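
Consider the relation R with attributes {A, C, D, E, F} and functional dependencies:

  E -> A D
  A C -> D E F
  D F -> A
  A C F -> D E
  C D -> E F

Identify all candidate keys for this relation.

Attribute C never appears on the right-hand side of any dependency, so C must belong to every candidate key.
{C}⁺ = {C}, which is not all of the schema, so we must add further attributes.
{A, C}⁺: AC→DEF adds D, E, F → {A, C, D, E, F}. Minimal: {C}⁺ = {C}; {A}⁺ = {A} — none reach the full schema.
{C, D}⁺: CD→EF adds E, F; E→AD adds A → {A, C, D, E, F}. Minimal: {D}⁺ = {D}; {C}⁺ = {C} — none reach the full schema.
{C, E}⁺: E→AD adds A, D; AC→DEF adds F → {A, C, D, E, F}. Minimal: {E}⁺ = {A, D, E}; {C}⁺ = {C} — none reach the full schema.

(A, C), (C, D), (C, E)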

WORK REQUIRED: Restate all the material exactly, word for word.

TASK RESPONSE:
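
Consider the relation R with attributes {A, C, D, E, F} and functional dependencies:

  E -> A D
  A C -> D E F
  D F -> A
  A C F -> D E
  C D -> E F

Identify all candidate keys for this relation.

Attribute C never appears on the right-hand side of any dependency, so C must belong to every candidate key.
{C}⁺ = {C}, which is not all of the schema, so we must add further attributes.
{A, C}⁺: AC→DEF adds D, E, F → {A, C, D, E, F}. Minimal: {C}⁺ = {C}; {A}⁺ = {A} — none reach the full schema.
{C, D}⁺: CD→EF adds E, F; E→AD adds A → {A, C, D, E, F}. Minimal: {D}⁺ = {D}; {C}⁺ = {C} — none reach the full schema.
{C, E}⁺: E→AD adds A, D; AC→DEF adds F → {A, C, D, E, F}. Minimal: {E}⁺ = {A, D, E}; {C}⁺ = {C} — none reach the full schema.

(A, C), (C, D), (C, E)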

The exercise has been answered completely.